* Work task
Which lines in the records below contain the word "exact"? Copy each one.

* Input data
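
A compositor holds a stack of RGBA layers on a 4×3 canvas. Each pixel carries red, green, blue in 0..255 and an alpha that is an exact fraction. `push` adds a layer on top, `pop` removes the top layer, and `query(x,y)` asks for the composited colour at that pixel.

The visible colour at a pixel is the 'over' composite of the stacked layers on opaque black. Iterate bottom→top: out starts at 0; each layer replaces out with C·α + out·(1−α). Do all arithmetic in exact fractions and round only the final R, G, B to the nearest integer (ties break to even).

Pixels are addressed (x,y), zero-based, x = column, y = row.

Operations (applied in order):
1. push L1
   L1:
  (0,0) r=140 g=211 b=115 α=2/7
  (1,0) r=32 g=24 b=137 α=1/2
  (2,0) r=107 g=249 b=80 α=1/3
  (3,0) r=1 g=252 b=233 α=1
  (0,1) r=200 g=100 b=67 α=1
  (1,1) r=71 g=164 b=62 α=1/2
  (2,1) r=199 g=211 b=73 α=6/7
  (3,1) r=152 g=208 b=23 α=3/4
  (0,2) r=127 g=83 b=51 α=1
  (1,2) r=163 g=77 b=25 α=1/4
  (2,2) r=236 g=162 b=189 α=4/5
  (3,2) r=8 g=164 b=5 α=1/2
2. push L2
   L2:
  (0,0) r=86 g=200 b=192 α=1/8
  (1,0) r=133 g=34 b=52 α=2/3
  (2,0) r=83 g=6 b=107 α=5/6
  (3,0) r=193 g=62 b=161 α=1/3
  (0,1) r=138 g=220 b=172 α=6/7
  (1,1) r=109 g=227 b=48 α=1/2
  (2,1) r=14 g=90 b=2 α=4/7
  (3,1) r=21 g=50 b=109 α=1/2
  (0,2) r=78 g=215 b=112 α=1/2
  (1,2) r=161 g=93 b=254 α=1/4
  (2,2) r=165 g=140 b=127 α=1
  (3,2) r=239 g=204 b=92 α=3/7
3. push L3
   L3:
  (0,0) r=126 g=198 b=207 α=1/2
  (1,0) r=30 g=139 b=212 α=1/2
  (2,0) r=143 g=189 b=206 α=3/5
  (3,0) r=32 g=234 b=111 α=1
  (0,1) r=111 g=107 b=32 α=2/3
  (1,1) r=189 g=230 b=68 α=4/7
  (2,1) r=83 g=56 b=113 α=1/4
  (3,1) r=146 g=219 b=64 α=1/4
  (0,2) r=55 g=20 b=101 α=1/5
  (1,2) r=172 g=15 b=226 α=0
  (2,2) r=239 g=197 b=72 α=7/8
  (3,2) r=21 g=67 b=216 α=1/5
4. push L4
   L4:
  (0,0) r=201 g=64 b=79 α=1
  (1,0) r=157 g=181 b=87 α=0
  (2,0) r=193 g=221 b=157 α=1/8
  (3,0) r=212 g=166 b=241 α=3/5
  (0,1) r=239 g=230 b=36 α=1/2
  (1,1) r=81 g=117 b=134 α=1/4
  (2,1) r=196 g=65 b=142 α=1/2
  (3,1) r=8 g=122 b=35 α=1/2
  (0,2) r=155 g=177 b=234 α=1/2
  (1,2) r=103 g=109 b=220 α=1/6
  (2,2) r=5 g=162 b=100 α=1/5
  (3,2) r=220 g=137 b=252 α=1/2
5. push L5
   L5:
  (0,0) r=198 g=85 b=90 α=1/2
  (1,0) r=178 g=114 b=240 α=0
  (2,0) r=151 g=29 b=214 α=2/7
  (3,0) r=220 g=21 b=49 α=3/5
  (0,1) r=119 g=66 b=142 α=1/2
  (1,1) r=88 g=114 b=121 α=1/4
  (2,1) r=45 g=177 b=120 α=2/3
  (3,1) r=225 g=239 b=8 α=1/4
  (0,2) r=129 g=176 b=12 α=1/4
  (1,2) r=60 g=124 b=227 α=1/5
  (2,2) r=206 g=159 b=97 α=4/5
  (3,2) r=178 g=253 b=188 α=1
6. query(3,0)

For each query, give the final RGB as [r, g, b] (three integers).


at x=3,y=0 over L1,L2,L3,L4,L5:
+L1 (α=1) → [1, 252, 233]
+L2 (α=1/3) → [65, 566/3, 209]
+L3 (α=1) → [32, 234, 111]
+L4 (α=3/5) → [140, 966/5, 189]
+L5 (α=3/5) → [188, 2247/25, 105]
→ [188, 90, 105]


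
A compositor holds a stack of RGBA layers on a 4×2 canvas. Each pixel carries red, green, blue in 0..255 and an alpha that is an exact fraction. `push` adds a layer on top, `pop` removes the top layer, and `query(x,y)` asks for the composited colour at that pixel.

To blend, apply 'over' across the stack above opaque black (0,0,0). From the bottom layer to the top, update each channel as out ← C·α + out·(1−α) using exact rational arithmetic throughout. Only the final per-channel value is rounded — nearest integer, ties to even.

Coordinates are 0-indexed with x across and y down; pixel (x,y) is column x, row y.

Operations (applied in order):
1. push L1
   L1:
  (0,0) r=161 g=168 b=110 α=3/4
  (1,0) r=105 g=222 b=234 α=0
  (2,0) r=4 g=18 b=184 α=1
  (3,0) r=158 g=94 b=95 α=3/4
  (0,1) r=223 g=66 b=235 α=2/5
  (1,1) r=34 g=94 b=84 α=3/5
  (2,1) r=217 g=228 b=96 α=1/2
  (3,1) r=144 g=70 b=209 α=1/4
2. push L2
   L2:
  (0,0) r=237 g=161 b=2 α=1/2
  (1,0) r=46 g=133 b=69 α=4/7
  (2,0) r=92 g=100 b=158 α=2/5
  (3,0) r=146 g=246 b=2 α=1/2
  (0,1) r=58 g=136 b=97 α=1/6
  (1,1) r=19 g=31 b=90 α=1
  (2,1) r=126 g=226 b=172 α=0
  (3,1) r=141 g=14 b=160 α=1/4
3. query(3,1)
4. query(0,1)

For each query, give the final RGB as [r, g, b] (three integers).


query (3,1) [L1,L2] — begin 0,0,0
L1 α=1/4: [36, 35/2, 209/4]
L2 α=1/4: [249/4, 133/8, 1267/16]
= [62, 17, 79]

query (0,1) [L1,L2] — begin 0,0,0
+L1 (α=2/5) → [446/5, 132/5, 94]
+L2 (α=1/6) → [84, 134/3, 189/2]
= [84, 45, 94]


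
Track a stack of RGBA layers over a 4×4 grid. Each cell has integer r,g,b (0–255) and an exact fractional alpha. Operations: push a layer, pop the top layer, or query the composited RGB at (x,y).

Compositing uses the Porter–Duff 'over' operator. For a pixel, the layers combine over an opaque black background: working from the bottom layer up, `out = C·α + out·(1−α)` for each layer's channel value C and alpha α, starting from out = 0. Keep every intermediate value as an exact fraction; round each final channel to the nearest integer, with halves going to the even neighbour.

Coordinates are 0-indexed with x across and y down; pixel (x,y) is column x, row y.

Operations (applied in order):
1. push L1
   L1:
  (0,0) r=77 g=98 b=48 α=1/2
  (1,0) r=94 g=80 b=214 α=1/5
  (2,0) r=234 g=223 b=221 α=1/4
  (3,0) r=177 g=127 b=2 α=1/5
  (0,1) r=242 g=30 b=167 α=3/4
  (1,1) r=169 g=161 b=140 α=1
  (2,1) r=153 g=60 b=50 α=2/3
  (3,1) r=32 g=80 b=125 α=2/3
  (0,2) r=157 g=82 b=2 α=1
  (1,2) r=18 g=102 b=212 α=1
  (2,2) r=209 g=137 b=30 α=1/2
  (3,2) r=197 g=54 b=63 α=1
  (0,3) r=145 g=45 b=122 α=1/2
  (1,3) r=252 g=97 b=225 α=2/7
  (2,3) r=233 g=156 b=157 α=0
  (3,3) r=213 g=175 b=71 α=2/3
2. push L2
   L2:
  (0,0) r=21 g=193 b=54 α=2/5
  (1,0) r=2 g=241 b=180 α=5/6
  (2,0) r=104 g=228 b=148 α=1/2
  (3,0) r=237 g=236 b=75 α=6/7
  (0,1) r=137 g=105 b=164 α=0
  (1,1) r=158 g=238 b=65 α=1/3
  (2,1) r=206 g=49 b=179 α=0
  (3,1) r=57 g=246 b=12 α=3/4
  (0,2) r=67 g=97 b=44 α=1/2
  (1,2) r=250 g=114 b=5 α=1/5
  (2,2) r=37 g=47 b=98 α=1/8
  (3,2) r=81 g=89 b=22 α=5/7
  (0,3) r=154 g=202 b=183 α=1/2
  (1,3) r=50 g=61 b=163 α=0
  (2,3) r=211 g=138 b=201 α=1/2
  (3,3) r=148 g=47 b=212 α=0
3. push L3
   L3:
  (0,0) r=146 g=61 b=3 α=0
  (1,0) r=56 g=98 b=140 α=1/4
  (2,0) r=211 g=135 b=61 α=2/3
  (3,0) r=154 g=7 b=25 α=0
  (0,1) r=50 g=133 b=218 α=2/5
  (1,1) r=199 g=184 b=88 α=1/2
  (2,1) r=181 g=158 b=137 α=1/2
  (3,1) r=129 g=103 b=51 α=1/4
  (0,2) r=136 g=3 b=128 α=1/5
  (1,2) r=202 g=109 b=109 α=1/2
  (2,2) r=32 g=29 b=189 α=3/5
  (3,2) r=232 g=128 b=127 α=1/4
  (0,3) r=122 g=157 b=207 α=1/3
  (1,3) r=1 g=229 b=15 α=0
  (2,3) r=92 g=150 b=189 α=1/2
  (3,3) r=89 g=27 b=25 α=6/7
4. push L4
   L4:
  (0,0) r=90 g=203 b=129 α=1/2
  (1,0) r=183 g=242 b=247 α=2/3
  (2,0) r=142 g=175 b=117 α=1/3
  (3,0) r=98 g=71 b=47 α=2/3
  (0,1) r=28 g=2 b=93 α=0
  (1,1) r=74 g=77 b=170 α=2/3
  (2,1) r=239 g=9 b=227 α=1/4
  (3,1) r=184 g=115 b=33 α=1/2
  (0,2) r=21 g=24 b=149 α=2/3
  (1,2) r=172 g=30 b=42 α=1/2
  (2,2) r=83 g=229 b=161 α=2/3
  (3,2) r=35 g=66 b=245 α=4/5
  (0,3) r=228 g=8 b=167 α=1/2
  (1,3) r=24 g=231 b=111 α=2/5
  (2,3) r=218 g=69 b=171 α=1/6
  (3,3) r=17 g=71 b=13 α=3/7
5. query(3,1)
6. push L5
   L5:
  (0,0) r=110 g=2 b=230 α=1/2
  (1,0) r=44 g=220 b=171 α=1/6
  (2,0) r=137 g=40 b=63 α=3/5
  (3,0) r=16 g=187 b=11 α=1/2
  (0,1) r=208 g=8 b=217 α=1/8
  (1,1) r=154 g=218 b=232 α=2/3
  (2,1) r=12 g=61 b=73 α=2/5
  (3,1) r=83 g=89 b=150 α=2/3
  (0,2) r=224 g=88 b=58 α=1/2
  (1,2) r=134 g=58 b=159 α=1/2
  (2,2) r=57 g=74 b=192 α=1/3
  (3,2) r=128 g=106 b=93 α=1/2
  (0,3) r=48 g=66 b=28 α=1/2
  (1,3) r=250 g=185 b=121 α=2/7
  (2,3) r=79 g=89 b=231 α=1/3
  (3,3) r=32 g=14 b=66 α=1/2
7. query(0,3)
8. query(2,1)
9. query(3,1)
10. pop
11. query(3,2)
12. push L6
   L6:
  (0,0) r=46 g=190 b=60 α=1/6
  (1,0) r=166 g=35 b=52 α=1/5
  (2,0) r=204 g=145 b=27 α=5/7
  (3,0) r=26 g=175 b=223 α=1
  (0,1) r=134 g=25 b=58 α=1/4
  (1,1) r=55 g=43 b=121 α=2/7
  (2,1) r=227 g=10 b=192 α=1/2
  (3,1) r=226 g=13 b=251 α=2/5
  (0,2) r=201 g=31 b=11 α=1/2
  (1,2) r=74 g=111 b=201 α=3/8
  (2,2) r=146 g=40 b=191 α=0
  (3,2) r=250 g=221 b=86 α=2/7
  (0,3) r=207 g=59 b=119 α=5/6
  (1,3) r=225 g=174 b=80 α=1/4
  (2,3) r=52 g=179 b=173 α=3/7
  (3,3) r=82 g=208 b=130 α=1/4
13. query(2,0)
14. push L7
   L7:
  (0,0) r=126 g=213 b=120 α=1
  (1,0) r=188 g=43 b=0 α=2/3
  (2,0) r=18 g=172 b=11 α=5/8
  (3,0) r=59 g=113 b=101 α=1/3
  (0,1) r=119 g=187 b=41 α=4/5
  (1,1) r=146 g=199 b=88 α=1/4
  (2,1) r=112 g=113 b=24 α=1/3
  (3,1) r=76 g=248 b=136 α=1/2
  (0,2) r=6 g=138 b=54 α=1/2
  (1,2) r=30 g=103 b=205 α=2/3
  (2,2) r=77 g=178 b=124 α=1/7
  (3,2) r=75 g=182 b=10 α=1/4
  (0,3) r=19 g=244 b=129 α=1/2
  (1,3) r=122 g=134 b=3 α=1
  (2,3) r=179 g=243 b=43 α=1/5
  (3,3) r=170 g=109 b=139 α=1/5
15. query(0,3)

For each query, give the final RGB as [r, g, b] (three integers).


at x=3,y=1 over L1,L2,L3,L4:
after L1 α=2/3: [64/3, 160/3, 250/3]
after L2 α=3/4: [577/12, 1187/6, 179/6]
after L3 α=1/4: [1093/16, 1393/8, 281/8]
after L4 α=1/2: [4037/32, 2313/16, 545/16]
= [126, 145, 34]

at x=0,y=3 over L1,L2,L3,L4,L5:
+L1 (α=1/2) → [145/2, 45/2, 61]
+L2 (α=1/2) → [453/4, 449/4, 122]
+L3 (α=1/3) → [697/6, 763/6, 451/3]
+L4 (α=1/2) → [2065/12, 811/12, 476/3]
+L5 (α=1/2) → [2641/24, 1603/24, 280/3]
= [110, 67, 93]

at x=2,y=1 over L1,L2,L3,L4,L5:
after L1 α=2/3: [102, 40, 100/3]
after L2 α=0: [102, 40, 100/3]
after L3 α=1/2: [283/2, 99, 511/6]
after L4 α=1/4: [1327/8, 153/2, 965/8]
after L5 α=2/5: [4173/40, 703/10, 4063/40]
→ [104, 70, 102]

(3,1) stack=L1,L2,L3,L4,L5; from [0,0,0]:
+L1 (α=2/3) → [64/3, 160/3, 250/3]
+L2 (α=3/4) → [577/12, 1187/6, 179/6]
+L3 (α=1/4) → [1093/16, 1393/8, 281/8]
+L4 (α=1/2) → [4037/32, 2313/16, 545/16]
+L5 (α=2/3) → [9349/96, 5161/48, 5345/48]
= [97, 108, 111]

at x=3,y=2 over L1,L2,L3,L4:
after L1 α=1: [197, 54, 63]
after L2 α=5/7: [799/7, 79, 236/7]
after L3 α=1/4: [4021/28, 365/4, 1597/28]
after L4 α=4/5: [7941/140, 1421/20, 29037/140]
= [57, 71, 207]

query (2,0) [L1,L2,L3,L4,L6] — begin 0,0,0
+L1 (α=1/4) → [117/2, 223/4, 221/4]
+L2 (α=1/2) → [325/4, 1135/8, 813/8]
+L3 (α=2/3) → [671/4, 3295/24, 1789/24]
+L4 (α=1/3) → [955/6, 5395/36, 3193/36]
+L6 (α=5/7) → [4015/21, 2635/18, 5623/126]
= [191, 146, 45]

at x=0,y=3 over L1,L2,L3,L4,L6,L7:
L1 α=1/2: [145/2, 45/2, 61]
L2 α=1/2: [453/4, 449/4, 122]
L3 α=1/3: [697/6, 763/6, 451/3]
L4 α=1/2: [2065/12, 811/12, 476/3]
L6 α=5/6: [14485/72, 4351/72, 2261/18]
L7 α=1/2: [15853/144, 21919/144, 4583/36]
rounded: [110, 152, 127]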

* Task result
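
A compositor holds a stack of RGBA layers on a 4×3 canvas. Each pixel carries red, green, blue in 0..255 and an alpha that is an exact fraction. `push` adds a layer on top, `pop` removes the top layer, and `query(x,y)` asks for the composited colour at that pixel.
The visible colour at a pixel is the 'over' composite of the stacked layers on opaque black. Iterate bottom→top: out starts at 0; each layer replaces out with C·α + out·(1−α). Do all arithmetic in exact fractions and round only the final R, G, B to the nearest integer (ties break to even).
A compositor holds a stack of RGBA layers on a 4×2 canvas. Each pixel carries red, green, blue in 0..255 and an alpha that is an exact fraction. `push` adds a layer on top, `pop` removes the top layer, and `query(x,y)` asks for the composited colour at that pixel.
To blend, apply 'over' across the stack above opaque black (0,0,0). From the bottom layer to the top, update each channel as out ← C·α + out·(1−α) using exact rational arithmetic throughout. Only the final per-channel value is rounded — nearest integer, ties to even.
Track a stack of RGBA layers over a 4×4 grid. Each cell has integer r,g,b (0–255) and an exact fractional alpha. Operations: push a layer, pop the top layer, or query the composited RGB at (x,y).
Compositing uses the Porter–Duff 'over' operator. For a pixel, the layers combine over an opaque black background: working from the bottom layer up, `out = C·α + out·(1−α)` for each layer's channel value C and alpha α, starting from out = 0. Keep every intermediate value as an exact fraction; round each final channel to the nearest integer, with halves going to the even neighbour.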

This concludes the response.